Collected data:
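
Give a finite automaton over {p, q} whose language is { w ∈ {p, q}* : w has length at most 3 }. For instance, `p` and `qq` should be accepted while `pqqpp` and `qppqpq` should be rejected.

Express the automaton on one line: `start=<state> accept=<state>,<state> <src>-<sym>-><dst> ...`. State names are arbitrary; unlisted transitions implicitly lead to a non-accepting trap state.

We only need to distinguish lengths 0, 1, …, 3, and '>3'. Chain S0 → S1 → S2 → S3 → S4 on every symbol, with S4 looping. Accepting states: {S0, S1, S2, S3}.
        p   q  
>* S0   S1  S1 
 * S1   S2  S2 
 * S2   S3  S3 
 * S3   S4  S4 
   S4   S4  S4 
(> = start, * = accepting)

start=S0 accept=S0,S1,S2,S3 S0-p->S1 S0-q->S1 S1-p->S2 S1-q->S2 S2-p->S3 S2-q->S3 S3-p->S4 S3-q->S4 S4-p->S4 S4-q->S4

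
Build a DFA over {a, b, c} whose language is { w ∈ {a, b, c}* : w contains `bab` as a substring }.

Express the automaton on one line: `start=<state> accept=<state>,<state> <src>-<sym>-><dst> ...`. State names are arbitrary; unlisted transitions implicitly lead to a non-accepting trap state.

start=S0 accept=S3 S0-a->S0 S0-b->S1 S0-c->S0 S1-a->S2 S1-b->S1 S1-c->S0 S2-a->S0 S2-b->S3 S2-c->S0 S3-a->S3 S3-b->S3 S3-c->S3

States S0..S2 record the length of the longest prefix of `bab` that matches the current input suffix. Reaching S3 means `bab` has been seen, and we stay there forever. Accept from S3.
A 4-state machine:
        a   b   c  
>  S0   S0  S1  S0 
   S1   S2  S1  S0 
   S2   S0  S3  S0 
 * S3   S3  S3  S3 
(> = start, * = accepting)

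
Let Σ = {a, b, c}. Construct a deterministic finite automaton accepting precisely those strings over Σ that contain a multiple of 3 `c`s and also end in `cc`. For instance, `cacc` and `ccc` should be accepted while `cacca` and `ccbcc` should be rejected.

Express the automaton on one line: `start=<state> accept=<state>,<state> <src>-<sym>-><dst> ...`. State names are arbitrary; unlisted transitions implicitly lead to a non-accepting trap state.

Run two small machines in parallel and take their product. One (3 states) tracks the count of `c`s modulo 3; the other (3 states) tracks how much of the suffix `cc` has currently been matched. Each combined state is a pair, one component from each; accept when both components accept. Minimizing collapses redundant product states.
5 states suffice.
        a   b   c  
>  S0   S0  S0  S1 
   S1   S1  S1  S2 
   S2   S3  S3  S4 
   S3   S3  S3  S0 
 * S4   S0  S0  S1 
(> = start, * = accepting)

start=S0 accept=S4 S0-a->S0 S0-b->S0 S0-c->S1 S1-a->S1 S1-b->S1 S1-c->S2 S2-a->S3 S2-b->S3 S2-c->S4 S3-a->S3 S3-b->S3 S3-c->S0 S4-a->S0 S4-b->S0 S4-c->S1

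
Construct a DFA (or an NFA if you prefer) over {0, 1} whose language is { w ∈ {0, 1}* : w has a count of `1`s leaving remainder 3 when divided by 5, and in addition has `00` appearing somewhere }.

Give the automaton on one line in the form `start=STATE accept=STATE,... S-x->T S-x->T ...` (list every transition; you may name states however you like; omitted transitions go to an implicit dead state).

start=A accept=M A-0->B A-1->C B-0->D B-1->C C-0->E C-1->F D-0->D D-1->G E-0->G E-1->F F-0->H F-1->I G-0->G G-1->J H-0->J H-1->I I-0->K I-1->L J-0->J J-1->M K-0->M K-1->L L-0->N L-1->A M-0->M M-1->O N-0->O N-1->A O-0->O O-1->D

Build one automaton per condition and run them in lockstep. The first has 5 states tracking the count of `1`s modulo 5; the second has 3 states tracking whether and how much of `00` has been seen. A product state is a pair (one from each), accepting exactly when both do.
A 15-state machine:
       0  1 
>  A   B  C 
   B   D  C 
   C   E  F 
   D   D  G 
   E   G  F 
   F   H  I 
   G   G  J 
   H   J  I 
   I   K  L 
   J   J  M 
   K   M  L 
   L   N  A 
 * M   M  O 
   N   O  A 
   O   O  D 
(> = start, * = accepting)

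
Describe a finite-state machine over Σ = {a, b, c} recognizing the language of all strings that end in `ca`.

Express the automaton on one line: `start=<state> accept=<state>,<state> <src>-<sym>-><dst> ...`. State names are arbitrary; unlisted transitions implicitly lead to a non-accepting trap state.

Remember how much of `ca` the current input suffix matches. State S0 means no match yet; S1 means the last symbol is `c`; S2 means the last 2 symbols are `ca`. Only S2 accepts. On a mismatch, fall back to the longest proper suffix that is still a prefix of `ca`.
A 3-state machine:
        a   b   c  
>  S0   S0  S0  S1 
   S1   S2  S0  S1 
 * S2   S0  S0  S1 
(> = start, * = accepting)

start=S0 accept=S2 S0-a->S0 S0-b->S0 S0-c->S1 S1-a->S2 S1-b->S0 S1-c->S1 S2-a->S0 S2-b->S0 S2-c->S1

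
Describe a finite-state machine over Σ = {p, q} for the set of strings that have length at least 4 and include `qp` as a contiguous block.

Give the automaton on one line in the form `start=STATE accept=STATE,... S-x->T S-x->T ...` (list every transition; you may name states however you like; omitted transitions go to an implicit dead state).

start=A accept=I A-p->B A-q->C B-p->D B-q->E C-p->F C-q->E D-p->D D-q->G E-p->H E-q->G F-p->H F-q->H G-p->I G-q->G H-p->I H-q->I I-p->I I-q->I

Handle the two conditions separately and then intersect. One (6 states) tracks the input length, saturating at 5; the other (3 states) tracks whether and how much of `qp` has been seen. Each combined state is a pair, one component from each; accept when both components accept. After merging equivalent states the machine shrinks.
       p  q 
>  A   B  C 
   B   D  E 
   C   F  E 
   D   D  G 
   E   H  G 
   F   H  H 
   G   I  G 
   H   I  I 
 * I   I  I 
(> = start, * = accepting)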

**What the task asks:**
Would you return the full set of entries, unchanged in every detail?

**Completed exercise:**
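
Give a finite automaton over {p, q} whose language is { w ∈ {p, q}* : w has length at most 3 }. For instance, `p` and `qq` should be accepted while `pqqpp` and `qppqpq` should be rejected.

Express the automaton on one line: `start=<state> accept=<state>,<state> <src>-<sym>-><dst> ...`. State names are arbitrary; unlisted transitions implicitly lead to a non-accepting trap state.

We only need to distinguish lengths 0, 1, …, 3, and '>3'. Chain S0 → S1 → S2 → S3 → S4 on every symbol, with S4 looping. Accepting states: {S0, S1, S2, S3}.
        p   q  
>* S0   S1  S1 
 * S1   S2  S2 
 * S2   S3  S3 
 * S3   S4  S4 
   S4   S4  S4 
(> = start, * = accepting)

start=S0 accept=S0,S1,S2,S3 S0-p->S1 S0-q->S1 S1-p->S2 S1-q->S2 S2-p->S3 S2-q->S3 S3-p->S4 S3-q->S4 S4-p->S4 S4-q->S4

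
Build a DFA over {a, b, c} whose language is { w ∈ {a, b, c}* : w contains `bab` as a substring }.

Express the automaton on one line: `start=<state> accept=<state>,<state> <src>-<sym>-><dst> ...`. State names are arbitrary; unlisted transitions implicitly lead to a non-accepting trap state.

start=S0 accept=S3 S0-a->S0 S0-b->S1 S0-c->S0 S1-a->S2 S1-b->S1 S1-c->S0 S2-a->S0 S2-b->S3 S2-c->S0 S3-a->S3 S3-b->S3 S3-c->S3

States S0..S2 record the length of the longest prefix of `bab` that matches the current input suffix. Reaching S3 means `bab` has been seen, and we stay there forever. Accept from S3.
A 4-state machine:
        a   b   c  
>  S0   S0  S1  S0 
   S1   S2  S1  S0 
   S2   S0  S3  S0 
 * S3   S3  S3  S3 
(> = start, * = accepting)

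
Let Σ = {a, b, c}. Construct a deterministic finite automaton accepting precisely those strings over Σ that contain a multiple of 3 `c`s and also end in `cc`. For instance, `cacc` and `ccc` should be accepted while `cacca` and `ccbcc` should be rejected.

Express the automaton on one line: `start=<state> accept=<state>,<state> <src>-<sym>-><dst> ...`. State names are arbitrary; unlisted transitions implicitly lead to a non-accepting trap state.

Run two small machines in parallel and take their product. One (3 states) tracks the count of `c`s modulo 3; the other (3 states) tracks how much of the suffix `cc` has currently been matched. Each combined state is a pair, one component from each; accept when both components accept. Minimizing collapses redundant product states.
5 states suffice.
        a   b   c  
>  S0   S0  S0  S1 
   S1   S1  S1  S2 
   S2   S3  S3  S4 
   S3   S3  S3  S0 
 * S4   S0  S0  S1 
(> = start, * = accepting)

start=S0 accept=S4 S0-a->S0 S0-b->S0 S0-c->S1 S1-a->S1 S1-b->S1 S1-c->S2 S2-a->S3 S2-b->S3 S2-c->S4 S3-a->S3 S3-b->S3 S3-c->S0 S4-a->S0 S4-b->S0 S4-c->S1

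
Construct a DFA (or an NFA if you prefer) over {0, 1} whose language is { w ∈ {0, 1}* : w has a count of `1`s leaving remainder 3 when divided by 5, and in addition has `00` appearing somewhere }.

Give the automaton on one line in the form `start=STATE accept=STATE,... S-x->T S-x->T ...` (list every transition; you may name states however you like; omitted transitions go to an implicit dead state).

start=A accept=M A-0->B A-1->C B-0->D B-1->C C-0->E C-1->F D-0->D D-1->G E-0->G E-1->F F-0->H F-1->I G-0->G G-1->J H-0->J H-1->I I-0->K I-1->L J-0->J J-1->M K-0->M K-1->L L-0->N L-1->A M-0->M M-1->O N-0->O N-1->A O-0->O O-1->D

Build one automaton per condition and run them in lockstep. The first has 5 states tracking the count of `1`s modulo 5; the second has 3 states tracking whether and how much of `00` has been seen. A product state is a pair (one from each), accepting exactly when both do.
A 15-state machine:
       0  1 
>  A   B  C 
   B   D  C 
   C   E  F 
   D   D  G 
   E   G  F 
   F   H  I 
   G   G  J 
   H   J  I 
   I   K  L 
   J   J  M 
   K   M  L 
   L   N  A 
 * M   M  O 
   N   O  A 
   O   O  D 
(> = start, * = accepting)

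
Describe a finite-state machine over Σ = {a, b, c} recognizing the language of all strings that end in `ca`.

Express the automaton on one line: `start=<state> accept=<state>,<state> <src>-<sym>-><dst> ...`. State names are arbitrary; unlisted transitions implicitly lead to a non-accepting trap state.

Remember how much of `ca` the current input suffix matches. State S0 means no match yet; S1 means the last symbol is `c`; S2 means the last 2 symbols are `ca`. Only S2 accepts. On a mismatch, fall back to the longest proper suffix that is still a prefix of `ca`.
A 3-state machine:
        a   b   c  
>  S0   S0  S0  S1 
   S1   S2  S0  S1 
 * S2   S0  S0  S1 
(> = start, * = accepting)

start=S0 accept=S2 S0-a->S0 S0-b->S0 S0-c->S1 S1-a->S2 S1-b->S0 S1-c->S1 S2-a->S0 S2-b->S0 S2-c->S1

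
Describe a finite-state machine over Σ = {p, q} for the set of strings that have length at least 4 and include `qp` as a contiguous block.

Give the automaton on one line in the form `start=STATE accept=STATE,... S-x->T S-x->T ...` (list every transition; you may name states however you like; omitted transitions go to an implicit dead state).

start=A accept=I A-p->B A-q->C B-p->D B-q->E C-p->F C-q->E D-p->D D-q->G E-p->H E-q->G F-p->H F-q->H G-p->I G-q->G H-p->I H-q->I I-p->I I-q->I

Handle the two conditions separately and then intersect. One (6 states) tracks the input length, saturating at 5; the other (3 states) tracks whether and how much of `qp` has been seen. Each combined state is a pair, one component from each; accept when both components accept. After merging equivalent states the machine shrinks.
       p  q 
>  A   B  C 
   B   D  E 
   C   F  E 
   D   D  G 
   E   H  G 
   F   H  H 
   G   I  G 
   H   I  I 
 * I   I  I 
(> = start, * = accepting)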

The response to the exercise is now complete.